Assignment -
Find every line in the entries that holds the string "Consider" and report it.

Data supplied -
++++
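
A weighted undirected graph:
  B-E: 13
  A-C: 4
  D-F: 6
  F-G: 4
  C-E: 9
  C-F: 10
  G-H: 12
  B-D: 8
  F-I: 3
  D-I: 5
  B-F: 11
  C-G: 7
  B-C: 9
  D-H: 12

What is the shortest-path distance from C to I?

Checking several routes:
C-B-D-I: 9 + 8 + 5 = 22
C-F-D-I: 10 + 6 + 5 = 21
C-G-F-I: 7 + 4 + 3 = 14
C-F-I: 10 + 3 = 13
C-G-F-D-I: 7 + 4 + 6 + 5 = 22
C-B-F-I: 9 + 11 + 3 = 23
Shortest: 13.

13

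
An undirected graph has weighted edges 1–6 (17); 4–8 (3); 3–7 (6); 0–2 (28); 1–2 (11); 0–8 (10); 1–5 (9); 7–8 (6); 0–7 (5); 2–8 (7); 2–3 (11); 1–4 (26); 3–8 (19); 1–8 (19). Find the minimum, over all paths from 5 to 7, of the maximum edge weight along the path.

11

Comparing a few candidate routes:
5→1→2→8→0→7: max(9, 11, 7, 10, 5) = 11
5→1→2→8→7: max(9, 11, 7, 6) = 11
5→1→2→3→7: max(9, 11, 11, 6) = 11
Smallest bottleneck: 11.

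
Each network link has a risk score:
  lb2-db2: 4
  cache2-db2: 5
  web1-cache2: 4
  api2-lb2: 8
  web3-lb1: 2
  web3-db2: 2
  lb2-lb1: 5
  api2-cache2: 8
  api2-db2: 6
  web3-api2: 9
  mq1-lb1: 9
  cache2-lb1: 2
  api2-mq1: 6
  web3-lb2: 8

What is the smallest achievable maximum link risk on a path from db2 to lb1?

2

Some routes from db2 to lb1:
db2 -> cache2 -> lb1: max(5, 2) = 5
db2 -> web3 -> lb1: max(2, 2) = 2
db2 -> lb2 -> lb1: max(4, 5) = 5
db2 -> lb2 -> web3 -> lb1: max(4, 8, 2) = 8
Smallest bottleneck: 2.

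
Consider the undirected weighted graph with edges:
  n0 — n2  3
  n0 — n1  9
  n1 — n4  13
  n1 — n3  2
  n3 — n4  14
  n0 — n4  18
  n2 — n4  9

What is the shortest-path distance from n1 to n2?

Checking several routes:
n1 -> n0 -> n2: 9 + 3 = 12
n1 -> n4 -> n2: 13 + 9 = 22
n1 -> n4 -> n0 -> n2: 13 + 18 + 3 = 34
n1 -> n3 -> n4 -> n2: 2 + 14 + 9 = 25
n1 -> n0 -> n4 -> n2: 9 + 18 + 9 = 36
Best route has total 12.

12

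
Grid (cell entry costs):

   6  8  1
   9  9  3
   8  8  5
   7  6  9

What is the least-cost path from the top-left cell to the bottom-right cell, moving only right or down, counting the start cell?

32

Best path: [0,0]→[0,1]→[0,2]→[1,2]→[2,2]→[3,2]
Cost: 6 + 8 + 1 + 3 + 5 + 9 = 32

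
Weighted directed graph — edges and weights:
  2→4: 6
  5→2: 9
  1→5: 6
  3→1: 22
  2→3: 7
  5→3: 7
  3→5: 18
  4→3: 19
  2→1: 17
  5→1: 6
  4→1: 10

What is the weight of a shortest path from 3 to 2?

Routes from 3 to 2:
3→5→2: 18 + 9 = 27
3→1→5→2: 22 + 6 + 9 = 37
Best route has total 27.

27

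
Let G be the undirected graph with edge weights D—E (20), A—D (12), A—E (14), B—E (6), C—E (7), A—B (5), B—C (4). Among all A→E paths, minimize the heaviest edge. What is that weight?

Routes from A to E:
A → B → C → E: max(5, 4, 7) = 7
A → B → E: max(5, 6) = 6
A → D → E: max(12, 20) = 20
A → E: max(14) = 14
Best route has worst link 6.

6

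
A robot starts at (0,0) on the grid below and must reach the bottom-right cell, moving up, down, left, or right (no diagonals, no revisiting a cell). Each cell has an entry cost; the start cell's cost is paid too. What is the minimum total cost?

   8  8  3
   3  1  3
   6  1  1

14

Path (0,0)→(1,0)→(1,1)→(2,1)→(2,2): 8 + 3 + 1 + 1 + 1 = 14.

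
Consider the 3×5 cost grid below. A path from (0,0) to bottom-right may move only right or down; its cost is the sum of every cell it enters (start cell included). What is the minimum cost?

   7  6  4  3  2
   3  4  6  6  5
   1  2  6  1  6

26

Path r0c0→r1c0→r2c0→r2c1→r2c2→r2c3→r2c4: 7 + 3 + 1 + 2 + 6 + 1 + 6 = 26.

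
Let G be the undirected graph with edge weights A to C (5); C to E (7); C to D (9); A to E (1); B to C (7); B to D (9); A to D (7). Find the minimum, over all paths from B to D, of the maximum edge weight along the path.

7

Paths from B to D:
B -> C -> D: max(7, 9) = 9
B -> C -> E -> A -> D: max(7, 7, 1, 7) = 7
B -> C -> A -> D: max(7, 5, 7) = 7
B -> D: max(9) = 9
Smallest bottleneck: 7.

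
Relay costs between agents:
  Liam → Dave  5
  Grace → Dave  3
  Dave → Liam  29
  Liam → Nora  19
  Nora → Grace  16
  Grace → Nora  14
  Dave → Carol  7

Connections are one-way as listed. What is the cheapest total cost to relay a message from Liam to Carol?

Paths from Liam to Carol:
Liam-Dave-Carol: 5 + 7 = 12
Liam-Nora-Grace-Dave-Carol: 19 + 16 + 3 + 7 = 45
Shortest: 12.

12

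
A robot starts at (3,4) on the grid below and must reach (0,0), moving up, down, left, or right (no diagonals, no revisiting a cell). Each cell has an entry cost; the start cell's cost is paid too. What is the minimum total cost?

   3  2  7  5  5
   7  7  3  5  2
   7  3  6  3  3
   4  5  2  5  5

30

Best path: (3,4) -> (2,4) -> (1,4) -> (1,3) -> (1,2) -> (0,2) -> (0,1) -> (0,0)
Cost: 5 + 3 + 2 + 5 + 3 + 7 + 2 + 3 = 30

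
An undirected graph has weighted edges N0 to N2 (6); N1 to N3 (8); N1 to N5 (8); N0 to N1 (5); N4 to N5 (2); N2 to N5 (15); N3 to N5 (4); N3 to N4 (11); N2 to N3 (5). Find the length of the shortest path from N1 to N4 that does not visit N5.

19

Routes from N1 to N4 avoiding N5:
N1 - N0 - N2 - N3 - N4: 5 + 6 + 5 + 11 = 27
N1 - N3 - N4: 8 + 11 = 19
Shortest: 19.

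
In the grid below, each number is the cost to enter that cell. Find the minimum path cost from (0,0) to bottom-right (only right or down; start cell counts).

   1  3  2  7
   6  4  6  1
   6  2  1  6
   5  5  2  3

Path (0,0) -> (0,1) -> (1,1) -> (2,1) -> (2,2) -> (3,2) -> (3,3): 1 + 3 + 4 + 2 + 1 + 2 + 3 = 16.
(Top row then right column would cost 23.)

16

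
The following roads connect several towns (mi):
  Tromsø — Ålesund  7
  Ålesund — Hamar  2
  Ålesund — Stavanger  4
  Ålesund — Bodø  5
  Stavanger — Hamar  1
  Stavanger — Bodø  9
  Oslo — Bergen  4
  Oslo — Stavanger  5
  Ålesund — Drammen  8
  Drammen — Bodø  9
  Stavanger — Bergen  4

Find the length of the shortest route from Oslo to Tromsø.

15

A few of the Oslo→Tromsø routes:
Oslo - Stavanger - Hamar - Ålesund - Tromsø: 5 + 1 + 2 + 7 = 15
Oslo - Bergen - Stavanger - Ålesund - Tromsø: 4 + 4 + 4 + 7 = 19
Oslo - Bergen - Stavanger - Hamar - Ålesund - Tromsø: 4 + 4 + 1 + 2 + 7 = 18
Oslo - Stavanger - Ålesund - Tromsø: 5 + 4 + 7 = 16
Best route has total 15 mi.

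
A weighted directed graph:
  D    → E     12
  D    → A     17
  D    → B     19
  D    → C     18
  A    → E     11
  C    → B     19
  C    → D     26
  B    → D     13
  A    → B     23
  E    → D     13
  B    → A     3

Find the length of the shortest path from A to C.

Candidate routes:
A→B→D→C: 23 + 13 + 18 = 54
A→E→D→C: 11 + 13 + 18 = 42
Shortest: 42.

42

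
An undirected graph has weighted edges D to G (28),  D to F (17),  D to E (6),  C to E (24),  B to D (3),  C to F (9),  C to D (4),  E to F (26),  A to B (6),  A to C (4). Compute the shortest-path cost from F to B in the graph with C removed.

Paths from F to B avoiding C:
F→E→D→B: 26 + 6 + 3 = 35
F→D→B: 17 + 3 = 20
The minimum is 20.

20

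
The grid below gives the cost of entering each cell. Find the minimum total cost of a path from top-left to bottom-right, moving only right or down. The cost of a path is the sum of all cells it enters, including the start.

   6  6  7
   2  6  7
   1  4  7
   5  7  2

Cheapest: [0,0] [1,0] [2,0] [2,1] [2,2] [3,2]
  6 + 2 + 1 + 4 + 7 + 2 = 22
For comparison, the top-then-right route costs 35.

22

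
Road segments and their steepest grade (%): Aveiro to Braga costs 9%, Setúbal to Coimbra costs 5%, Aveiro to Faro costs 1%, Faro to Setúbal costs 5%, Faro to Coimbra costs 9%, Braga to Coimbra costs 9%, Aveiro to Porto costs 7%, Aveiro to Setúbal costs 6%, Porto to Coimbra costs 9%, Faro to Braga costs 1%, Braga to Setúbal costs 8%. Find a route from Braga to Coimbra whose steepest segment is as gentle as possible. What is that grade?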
++++
Answer box -
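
Consider the undirected weighted graph with edges:
Consider the 3×5 cost grid below. A path from (0,0) to bottom-right may move only right or down; its cost is the sum of every cell it enters (start cell included). What is the minimum cost?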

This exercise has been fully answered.